[Start of Attachment]

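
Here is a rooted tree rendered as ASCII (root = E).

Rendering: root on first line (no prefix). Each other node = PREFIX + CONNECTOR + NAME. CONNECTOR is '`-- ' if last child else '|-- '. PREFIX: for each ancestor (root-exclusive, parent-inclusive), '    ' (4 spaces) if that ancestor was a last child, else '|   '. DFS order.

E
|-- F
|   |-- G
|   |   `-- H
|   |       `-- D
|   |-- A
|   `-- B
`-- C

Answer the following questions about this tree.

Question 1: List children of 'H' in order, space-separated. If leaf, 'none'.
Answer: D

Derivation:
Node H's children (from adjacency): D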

[End of Attachment]
[Start of Attachment]

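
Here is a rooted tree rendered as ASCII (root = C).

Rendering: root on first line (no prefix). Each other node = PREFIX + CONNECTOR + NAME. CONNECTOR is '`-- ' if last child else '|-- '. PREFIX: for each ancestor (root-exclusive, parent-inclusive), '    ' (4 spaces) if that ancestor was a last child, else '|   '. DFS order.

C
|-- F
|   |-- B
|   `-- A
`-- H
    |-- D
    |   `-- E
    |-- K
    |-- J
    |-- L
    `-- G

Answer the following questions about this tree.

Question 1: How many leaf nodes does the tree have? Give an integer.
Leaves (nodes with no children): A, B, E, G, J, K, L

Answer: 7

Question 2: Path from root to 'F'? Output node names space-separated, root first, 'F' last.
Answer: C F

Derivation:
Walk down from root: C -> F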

[End of Attachment]

# Your instructions
If a line in the entries contains the word "rendered", copy that line out.

# Output of the task
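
Here is a rooted tree rendered as ASCII (root = E).
Here is a rooted tree rendered as ASCII (root = C).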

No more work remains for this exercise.